## WHAT YOU NEED TO DO
Among the entries below, find every line that contains the string "depreciated", then copy it.

## SUPPLIED INFORMATION
== Segment start ==
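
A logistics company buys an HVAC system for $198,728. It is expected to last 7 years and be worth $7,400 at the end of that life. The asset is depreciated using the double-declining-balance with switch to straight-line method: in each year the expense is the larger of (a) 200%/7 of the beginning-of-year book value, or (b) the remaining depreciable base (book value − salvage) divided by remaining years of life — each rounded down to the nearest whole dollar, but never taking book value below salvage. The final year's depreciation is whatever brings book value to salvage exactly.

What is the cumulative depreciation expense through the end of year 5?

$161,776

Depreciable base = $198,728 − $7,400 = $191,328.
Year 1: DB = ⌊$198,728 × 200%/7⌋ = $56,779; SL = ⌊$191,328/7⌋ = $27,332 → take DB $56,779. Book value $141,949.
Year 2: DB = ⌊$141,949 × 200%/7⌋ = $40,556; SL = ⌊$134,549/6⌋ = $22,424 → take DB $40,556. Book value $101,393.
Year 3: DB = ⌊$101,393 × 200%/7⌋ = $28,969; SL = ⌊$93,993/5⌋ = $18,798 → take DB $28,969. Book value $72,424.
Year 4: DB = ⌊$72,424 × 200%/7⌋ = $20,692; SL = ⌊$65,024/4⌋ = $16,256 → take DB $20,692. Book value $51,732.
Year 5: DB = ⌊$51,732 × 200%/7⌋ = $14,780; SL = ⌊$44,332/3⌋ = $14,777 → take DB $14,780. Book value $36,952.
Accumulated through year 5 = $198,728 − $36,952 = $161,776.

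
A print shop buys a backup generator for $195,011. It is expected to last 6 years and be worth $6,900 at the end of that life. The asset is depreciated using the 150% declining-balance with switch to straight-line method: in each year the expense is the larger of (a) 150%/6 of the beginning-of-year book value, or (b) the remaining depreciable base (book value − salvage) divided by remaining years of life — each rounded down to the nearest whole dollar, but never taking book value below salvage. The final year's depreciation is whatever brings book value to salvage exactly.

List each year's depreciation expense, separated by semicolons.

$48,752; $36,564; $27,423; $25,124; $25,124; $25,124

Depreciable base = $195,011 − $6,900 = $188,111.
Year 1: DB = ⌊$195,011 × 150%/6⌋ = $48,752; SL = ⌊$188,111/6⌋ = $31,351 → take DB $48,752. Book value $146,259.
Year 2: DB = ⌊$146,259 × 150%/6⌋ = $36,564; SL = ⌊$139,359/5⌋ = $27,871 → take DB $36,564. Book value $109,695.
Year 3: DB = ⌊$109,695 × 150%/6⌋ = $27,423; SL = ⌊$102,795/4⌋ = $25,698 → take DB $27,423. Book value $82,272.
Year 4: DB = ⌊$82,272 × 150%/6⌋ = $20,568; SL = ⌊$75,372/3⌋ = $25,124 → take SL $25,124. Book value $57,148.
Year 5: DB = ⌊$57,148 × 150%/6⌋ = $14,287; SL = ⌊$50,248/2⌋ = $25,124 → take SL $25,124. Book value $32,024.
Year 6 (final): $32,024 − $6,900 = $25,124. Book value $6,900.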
== Segment end ==
## SOLUTION FOR THIS TASK
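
A logistics company buys an HVAC system for $198,728. It is expected to last 7 years and be worth $7,400 at the end of that life. The asset is depreciated using the double-declining-balance with switch to straight-line method: in each year the expense is the larger of (a) 200%/7 of the beginning-of-year book value, or (b) the remaining depreciable base (book value − salvage) divided by remaining years of life — each rounded down to the nearest whole dollar, but never taking book value below salvage. The final year's depreciation is whatever brings book value to salvage exactly.
A print shop buys a backup generator for $195,011. It is expected to last 6 years and be worth $6,900 at the end of that life. The asset is depreciated using the 150% declining-balance with switch to straight-line method: in each year the expense is the larger of (a) 150%/6 of the beginning-of-year book value, or (b) the remaining depreciable base (book value − salvage) divided by remaining years of life — each rounded down to the nearest whole dollar, but never taking book value below salvage. The final year's depreciation is whatever brings book value to salvage exactly.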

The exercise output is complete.